Instructions for the task - Please reproduce the data below exactly, from the first line through the line containing "coinsurance) reaches $11550", and leave every later line out.

(Stored data entries)

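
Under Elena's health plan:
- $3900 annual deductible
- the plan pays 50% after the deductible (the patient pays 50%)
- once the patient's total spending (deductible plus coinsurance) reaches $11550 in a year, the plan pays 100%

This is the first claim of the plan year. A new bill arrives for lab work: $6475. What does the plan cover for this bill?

$1287.50

Deductible not yet touched, so the first $3900 of the bill goes to the deductible.
The remaining $2575 (= $6475 − $3900) moves to coinsurance.
Coinsurance: $2575 × 50% = $1287.50.
That puts the patient's cost at $3900 + $1287.50 = $5187.50 before any cap.
Cumulative spending $0 + $5187.50 = $5187.50 stays under the $11550 maximum.
The plan picks up $6475 − $5187.50 = $1287.50.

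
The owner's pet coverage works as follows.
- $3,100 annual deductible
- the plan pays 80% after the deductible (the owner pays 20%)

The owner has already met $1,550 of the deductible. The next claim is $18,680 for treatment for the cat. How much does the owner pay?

$4,976

Remaining deductible: $3,100 − $1,550 = $1,550.
After the $1,550 deductible portion, $18,680 − $1,550 = $17,130 is subject to coinsurance.
Coinsurance: $17,130 × 20% = $3,426.
So the owner owes $1,550 + $3,426 = $4,976.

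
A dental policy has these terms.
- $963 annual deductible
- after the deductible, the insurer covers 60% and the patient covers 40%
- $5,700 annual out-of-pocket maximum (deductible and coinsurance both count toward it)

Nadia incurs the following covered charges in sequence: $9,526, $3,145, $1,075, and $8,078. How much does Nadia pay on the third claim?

Bill 1, $9,526: $963 to deductible, leaving $8,563; patient's 40% is $3,425.20. Patient pays $4,388.20; OOP now $4,388.20.
Bill 2, $3,145: 40% coinsurance on $3,145 = $1,258. Cost to patient: $1,258. OOP to date $5,646.20.
Bill 3, $1,075: deductible already satisfied, so patient's share is 40% × $1,075 = $430. Adding that to $5,646.20 gives $6,076.20, past the $5,700 cap; patient pays only $5,700 − $5,646.20 = $53.80.

$53.80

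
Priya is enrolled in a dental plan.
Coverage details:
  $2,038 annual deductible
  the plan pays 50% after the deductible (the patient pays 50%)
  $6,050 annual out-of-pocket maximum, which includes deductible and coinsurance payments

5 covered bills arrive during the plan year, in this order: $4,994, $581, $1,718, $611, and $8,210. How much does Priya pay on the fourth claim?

$305.50

Claim 1 — $4,994: deductible takes $2,038, $2,956 remains; patient's 50% is $1,478. Patient pays $3,516; OOP now $3,516.
Claim 2 — $581: deductible already satisfied, so patient's share is 50% × $581 = $290.50. Patient owes $290.50 (running OOP $3,806.50).
Claim 3 — $1,718: 50% coinsurance on $1,718 = $859. Patient pays $859; OOP now $4,665.50.
Claim 4 — $611: deductible met; 50% of $611 = $305.50. Cost to patient: $305.50. OOP to date $4,971.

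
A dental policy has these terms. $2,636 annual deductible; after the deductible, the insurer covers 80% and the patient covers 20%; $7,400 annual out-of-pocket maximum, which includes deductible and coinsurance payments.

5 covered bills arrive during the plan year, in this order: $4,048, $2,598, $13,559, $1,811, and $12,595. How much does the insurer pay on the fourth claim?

#1 ($4,048): $2,636 to deductible, leaving $1,412; coinsurance $1,412 × 20% = $282.40. Patient owes $2,918.40 (running OOP $2,918.40). Insurer: $4,048 − $2,918.40 = $1,129.60.
#2 ($2,598): deductible met; 20% of $2,598 = $519.60. Patient owes $519.60 (running OOP $3,438). Plan pays $2,598 − $519.60 = $2,078.40.
#3 ($13,559): deductible met; 20% of $13,559 = $2,711.80. Patient pays $2,711.80; OOP now $6,149.80. Insurer: $13,559 − $2,711.80 = $10,847.20.
#4 ($1,811): 20% coinsurance on $1,811 = $362.20. Cost to patient: $362.20. OOP to date $6,512. Insurer: $1,811 − $362.20 = $1,448.80.

$1,448.80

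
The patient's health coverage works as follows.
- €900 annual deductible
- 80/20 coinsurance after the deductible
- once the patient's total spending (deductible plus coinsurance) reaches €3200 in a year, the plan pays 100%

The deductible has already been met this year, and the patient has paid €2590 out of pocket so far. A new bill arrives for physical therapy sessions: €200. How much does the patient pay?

With the deductible met, the entire €200 is subject to coinsurance.
20% of €200 = €40 falls to the patient.
Total out-of-pocket so far would be €2590 + €40 = €2630, below the €3200 cap — no reduction.

€40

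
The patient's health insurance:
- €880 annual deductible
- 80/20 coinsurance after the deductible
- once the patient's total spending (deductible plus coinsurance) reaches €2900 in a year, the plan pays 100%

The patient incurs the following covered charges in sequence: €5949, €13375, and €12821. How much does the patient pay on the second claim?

€1006.20

Claim 1 (€5949): deductible takes €880, €5069 remains; coinsurance €5069 × 20% = €1013.80. Patient pays €1893.80; OOP now €1893.80.
Claim 2 (€13375): 20% coinsurance on €13375 = €2675. Adding that to €1893.80 gives €4568.80, past the €2900 cap; patient pays only €2900 − €1893.80 = €1006.20.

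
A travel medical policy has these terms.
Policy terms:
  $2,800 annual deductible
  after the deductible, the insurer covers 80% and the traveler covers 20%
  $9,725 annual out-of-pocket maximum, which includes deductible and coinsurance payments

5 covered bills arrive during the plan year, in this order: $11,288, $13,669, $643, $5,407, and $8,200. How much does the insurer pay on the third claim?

Claim 1 ($11,288): deductible takes $2,800, $8,488 remains; traveler's 20% is $1,697.60. Traveler owes $4,497.60 (running OOP $4,497.60). Insurer: $11,288 − $4,497.60 = $6,790.40.
Claim 2 ($13,669): deductible already satisfied, so traveler's share is 20% × $13,669 = $2,733.80. Cost to traveler: $2,733.80. OOP to date $7,231.40. Plan pays $13,669 − $2,733.80 = $10,935.20.
Claim 3 ($643): deductible already satisfied, so traveler's share is 20% × $643 = $128.60. Traveler owes $128.60 (running OOP $7,360). Insurer: $643 − $128.60 = $514.40.

$514.40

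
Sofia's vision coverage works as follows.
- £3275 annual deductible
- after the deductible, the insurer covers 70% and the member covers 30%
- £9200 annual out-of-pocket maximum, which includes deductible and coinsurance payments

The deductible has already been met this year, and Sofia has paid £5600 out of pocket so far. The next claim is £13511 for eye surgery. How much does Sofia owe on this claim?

With the deductible met, the entire £13511 is subject to coinsurance.
Member's 30% share of £13511 is £4053.30.
Year-to-date out-of-pocket would reach £5600 + £4053.30 = £9653.30, above the £9200 maximum, so the member pays only £9200 − £5600 = £3600.

£3600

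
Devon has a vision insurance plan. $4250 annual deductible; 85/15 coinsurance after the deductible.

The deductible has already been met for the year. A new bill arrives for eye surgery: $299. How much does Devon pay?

With the deductible met, the entire $299 is subject to coinsurance.
Member's 15% share of $299 is $44.85.

$44.85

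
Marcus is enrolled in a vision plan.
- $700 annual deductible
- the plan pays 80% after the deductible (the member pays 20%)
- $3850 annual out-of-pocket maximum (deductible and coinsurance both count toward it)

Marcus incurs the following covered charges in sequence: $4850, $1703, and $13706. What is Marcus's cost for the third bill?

Claim 1 ($4850): deductible takes $700, $4150 remains; coinsurance $4150 × 20% = $830. Member owes $1530 (running OOP $1530).
Claim 2 ($1703): deductible already satisfied, so member's share is 20% × $1703 = $340.60. Member owes $340.60 (running OOP $1870.60).
Claim 3 ($13706): 20% coinsurance on $13706 = $2741.20. OOP would hit $4611.80 > $3850, so the cap limits the member to $3850 − $1870.60 = $1979.40.

$1979.40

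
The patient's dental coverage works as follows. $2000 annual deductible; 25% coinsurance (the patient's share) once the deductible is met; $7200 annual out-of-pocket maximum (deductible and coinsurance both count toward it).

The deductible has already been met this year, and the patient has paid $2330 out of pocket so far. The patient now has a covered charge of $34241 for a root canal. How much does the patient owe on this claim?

With the deductible met, the entire $34241 is subject to coinsurance.
25% of $34241 = $8560.25 falls to the patient.
Adding $8560.25 to the $2330 already spent would give $10890.25, which exceeds the $7200 cap; the patient pays just $7200 − $2330 = $4870.

$4870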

Answer section -
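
Under Elena's health plan:
- $3900 annual deductible
- the plan pays 50% after the deductible (the patient pays 50%)
- once the patient's total spending (deductible plus coinsurance) reaches $11550 in a year, the plan pays 100%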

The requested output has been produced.